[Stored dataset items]
- - - - -
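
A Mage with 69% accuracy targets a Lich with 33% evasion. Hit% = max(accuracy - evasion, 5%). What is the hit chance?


accuracy - evasion = 69 - 33 = 36
Apply floor: max(36, 5) = 36
Hit chance = 36%

36%


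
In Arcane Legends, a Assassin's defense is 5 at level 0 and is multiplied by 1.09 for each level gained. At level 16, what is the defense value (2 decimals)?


value = base * growth^level
= 5 * 1.09^16
= 5 * 3.970306
= 19.85

19.85 defense


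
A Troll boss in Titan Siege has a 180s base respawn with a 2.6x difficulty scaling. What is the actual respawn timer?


Respawn time = base * multiplier
= 180 * 2.6
= 468.0 seconds

468.0 seconds


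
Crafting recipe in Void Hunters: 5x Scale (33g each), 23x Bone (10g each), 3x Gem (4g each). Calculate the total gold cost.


Cost breakdown:
  Scale: 5 * 33 = 165
  Bone: 23 * 10 = 230
  Gem: 3 * 4 = 12
Total = 165 + 230 + 12 = 407

407 gold


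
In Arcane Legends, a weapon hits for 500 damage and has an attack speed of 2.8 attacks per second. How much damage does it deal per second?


DPS = damage * attack_speed
= 500 * 2.8
= 1400.0

1400.0 DPS


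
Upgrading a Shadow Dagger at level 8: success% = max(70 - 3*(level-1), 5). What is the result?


raw_rate = 70 - 3 * (8 - 1)
= 70 - 3 * 7
= 70 - 21
= 49
Apply floor: max(49, 5) = 49%

49%


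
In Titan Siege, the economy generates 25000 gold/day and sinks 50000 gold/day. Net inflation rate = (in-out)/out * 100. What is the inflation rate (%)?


Net gold = 25000 - 50000 = -25000
Inflation rate = net / sunk * 100 = -25000 / 50000 * 100
= -0.5 * 100
= -50.00%

-50.00%


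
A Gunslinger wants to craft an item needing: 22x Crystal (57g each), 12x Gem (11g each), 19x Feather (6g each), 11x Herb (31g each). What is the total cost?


Cost breakdown:
  Crystal: 22 * 57 = 1254
  Gem: 12 * 11 = 132
  Feather: 19 * 6 = 114
  Herb: 11 * 31 = 341
Total = 1254 + 132 + 114 + 341 = 1841

1841 gold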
- - - - -
What is needed is a word-for-word copy of all the records above.

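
A Mage with 69% accuracy targets a Lich with 33% evasion. Hit% = max(accuracy - evasion, 5%). What is the hit chance?


accuracy - evasion = 69 - 33 = 36
Apply floor: max(36, 5) = 36
Hit chance = 36%

36%


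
In Arcane Legends, a Assassin's defense is 5 at level 0 and is multiplied by 1.09 for each level gained. At level 16, what is the defense value (2 decimals)?


value = base * growth^level
= 5 * 1.09^16
= 5 * 3.970306
= 19.85

19.85 defense


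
A Troll boss in Titan Siege has a 180s base respawn with a 2.6x difficulty scaling. What is the actual respawn timer?


Respawn time = base * multiplier
= 180 * 2.6
= 468.0 seconds

468.0 seconds


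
Crafting recipe in Void Hunters: 5x Scale (33g each), 23x Bone (10g each), 3x Gem (4g each). Calculate the total gold cost.


Cost breakdown:
  Scale: 5 * 33 = 165
  Bone: 23 * 10 = 230
  Gem: 3 * 4 = 12
Total = 165 + 230 + 12 = 407

407 gold


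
In Arcane Legends, a weapon hits for 500 damage and has an attack speed of 2.8 attacks per second. How much damage does it deal per second?


DPS = damage * attack_speed
= 500 * 2.8
= 1400.0

1400.0 DPS


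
Upgrading a Shadow Dagger at level 8: success% = max(70 - 3*(level-1), 5). What is the result?


raw_rate = 70 - 3 * (8 - 1)
= 70 - 3 * 7
= 70 - 21
= 49
Apply floor: max(49, 5) = 49%

49%


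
In Titan Siege, the economy generates 25000 gold/day and sinks 50000 gold/day. Net inflation rate = (in-out)/out * 100. What is the inflation rate (%)?


Net gold = 25000 - 50000 = -25000
Inflation rate = net / sunk * 100 = -25000 / 50000 * 100
= -0.5 * 100
= -50.00%

-50.00%


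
A Gunslinger wants to craft an item needing: 22x Crystal (57g each), 12x Gem (11g each), 19x Feather (6g each), 11x Herb (31g each). What is the total cost?


Cost breakdown:
  Crystal: 22 * 57 = 1254
  Gem: 12 * 11 = 132
  Feather: 19 * 6 = 114
  Herb: 11 * 31 = 341
Total = 1254 + 132 + 114 + 341 = 1841

1841 gold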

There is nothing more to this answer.